── DATASET ENTRIES ──

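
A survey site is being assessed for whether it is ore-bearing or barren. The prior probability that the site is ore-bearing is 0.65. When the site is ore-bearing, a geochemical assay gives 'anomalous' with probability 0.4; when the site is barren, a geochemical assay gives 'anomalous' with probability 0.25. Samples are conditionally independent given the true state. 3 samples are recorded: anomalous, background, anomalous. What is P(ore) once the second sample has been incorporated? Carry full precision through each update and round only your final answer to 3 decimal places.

Apply Bayes' rule sequentially, carrying P(ore) forward.
After 'anomalous': P(ore) = 0.4·0.6500 / (0.4·0.6500 + 0.25·0.3500) ≈ 0.7482
After 'background': P(ore) = 0.6·0.7482 / (0.6·0.7482 + 0.75·0.2518) ≈ 0.7039

0.704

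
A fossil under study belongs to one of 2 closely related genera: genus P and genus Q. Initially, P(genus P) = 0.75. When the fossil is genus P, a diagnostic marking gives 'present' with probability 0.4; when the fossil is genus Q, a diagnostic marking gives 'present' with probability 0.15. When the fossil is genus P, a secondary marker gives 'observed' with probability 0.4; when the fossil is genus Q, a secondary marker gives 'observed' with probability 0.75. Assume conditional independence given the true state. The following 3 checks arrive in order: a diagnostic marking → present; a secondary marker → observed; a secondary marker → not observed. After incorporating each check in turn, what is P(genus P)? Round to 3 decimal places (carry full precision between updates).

0.911

Apply Bayes' rule sequentially, carrying P(genus P) forward.
After a diagnostic marking='present': P(genus P) = 0.4·0.7500 / (0.4·0.7500 + 0.15·0.2500) ≈ 0.8889
After a secondary marker='observed': P(genus P) = 0.4·0.8889 / (0.4·0.8889 + 0.75·0.1111) ≈ 0.8101
After a secondary marker='not observed': P(genus P) = 0.6·0.8101 / (0.6·0.8101 + 0.25·0.1899) ≈ 0.9110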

───

PROBLEM TO SOLVE: Take the line with "A fossil under" and every line after it in the data, and please reproduce them exactly, leaving out all other lines.

ANSWER BOX:
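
A fossil under study belongs to one of 2 closely related genera: genus P and genus Q. Initially, P(genus P) = 0.75. When the fossil is genus P, a diagnostic marking gives 'present' with probability 0.4; when the fossil is genus Q, a diagnostic marking gives 'present' with probability 0.15. When the fossil is genus P, a secondary marker gives 'observed' with probability 0.4; when the fossil is genus Q, a secondary marker gives 'observed' with probability 0.75. Assume conditional independence given the true state. The following 3 checks arrive in order: a diagnostic marking → present; a secondary marker → observed; a secondary marker → not observed. After incorporating each check in turn, what is P(genus P)? Round to 3 decimal places (carry full precision between updates).

0.911

Apply Bayes' rule sequentially, carrying P(genus P) forward.
After a diagnostic marking='present': P(genus P) = 0.4·0.7500 / (0.4·0.7500 + 0.15·0.2500) ≈ 0.8889
After a secondary marker='observed': P(genus P) = 0.4·0.8889 / (0.4·0.8889 + 0.75·0.1111) ≈ 0.8101
After a secondary marker='not observed': P(genus P) = 0.6·0.8101 / (0.6·0.8101 + 0.25·0.1899) ≈ 0.9110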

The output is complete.